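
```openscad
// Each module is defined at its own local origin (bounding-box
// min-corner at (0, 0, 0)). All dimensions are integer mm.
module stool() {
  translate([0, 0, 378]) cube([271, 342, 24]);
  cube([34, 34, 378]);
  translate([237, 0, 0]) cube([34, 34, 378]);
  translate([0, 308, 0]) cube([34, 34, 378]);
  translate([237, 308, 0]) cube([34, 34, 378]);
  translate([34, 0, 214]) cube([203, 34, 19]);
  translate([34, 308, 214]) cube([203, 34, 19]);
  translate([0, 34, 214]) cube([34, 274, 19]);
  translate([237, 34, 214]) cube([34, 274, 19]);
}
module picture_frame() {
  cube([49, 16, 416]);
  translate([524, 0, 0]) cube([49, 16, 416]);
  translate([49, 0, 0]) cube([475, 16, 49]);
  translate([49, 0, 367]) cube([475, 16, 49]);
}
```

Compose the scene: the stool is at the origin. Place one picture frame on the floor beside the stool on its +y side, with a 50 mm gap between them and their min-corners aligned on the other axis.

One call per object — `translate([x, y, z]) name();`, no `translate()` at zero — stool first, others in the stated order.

stool();
translate([0, 392, 0]) picture_frame();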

============================================================

The task:
With the line containing "One call per" as the first and the last line of the records as the final one, print exactly the lines in that span.

Completed exercise:
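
One call per object — `translate([x, y, z]) name();`, no `translate()` at zero — stool first, others in the stated order.

stool();
translate([0, 392, 0]) picture_frame();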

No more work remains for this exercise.